__Instructions to follow__. The required result is an exact copy of the lines beginning at the line that contains "If a loudspeaker" and ending at the last line of the material below.

__Exercise data__.
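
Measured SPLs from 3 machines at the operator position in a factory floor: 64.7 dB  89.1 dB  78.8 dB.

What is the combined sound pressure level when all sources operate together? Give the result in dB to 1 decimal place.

89.5 dB

Sum in the linear (power) domain: Σ 10^(Lᵢ/10) = 10^(64.7/10) + 10^(89.1/10) + 10^(78.8/10) = 8.916e+08.
Combined level = 10 log₁₀(8.916e+08) = 89.5 dB.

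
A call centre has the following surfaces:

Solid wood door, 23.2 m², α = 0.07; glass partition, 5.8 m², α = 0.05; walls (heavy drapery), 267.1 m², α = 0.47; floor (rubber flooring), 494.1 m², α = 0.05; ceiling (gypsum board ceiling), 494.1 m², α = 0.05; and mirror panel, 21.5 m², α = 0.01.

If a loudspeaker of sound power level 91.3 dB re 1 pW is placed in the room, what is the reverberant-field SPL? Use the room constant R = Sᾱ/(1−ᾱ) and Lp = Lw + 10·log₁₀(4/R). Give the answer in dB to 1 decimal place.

A = 177.076 sabins; S = 1305.8 m².
ᾱ = 177.076/1305.8 = 0.1356; R = Sᾱ/(1−ᾱ) = 177.076/(1−0.1356) = 204.854 m².
Lp = Lw + 10 log₁₀(4/R) = 91.3 -17.09 = 74.2 dB.

74.2 dB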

__Answer to this exercise__.
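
If a loudspeaker of sound power level 91.3 dB re 1 pW is placed in the room, what is the reverberant-field SPL? Use the room constant R = Sᾱ/(1−ᾱ) and Lp = Lw + 10·log₁₀(4/R). Give the answer in dB to 1 decimal place.

A = 177.076 sabins; S = 1305.8 m².
ᾱ = 177.076/1305.8 = 0.1356; R = Sᾱ/(1−ᾱ) = 177.076/(1−0.1356) = 204.854 m².
Lp = Lw + 10 log₁₀(4/R) = 91.3 -17.09 = 74.2 dB.

74.2 dB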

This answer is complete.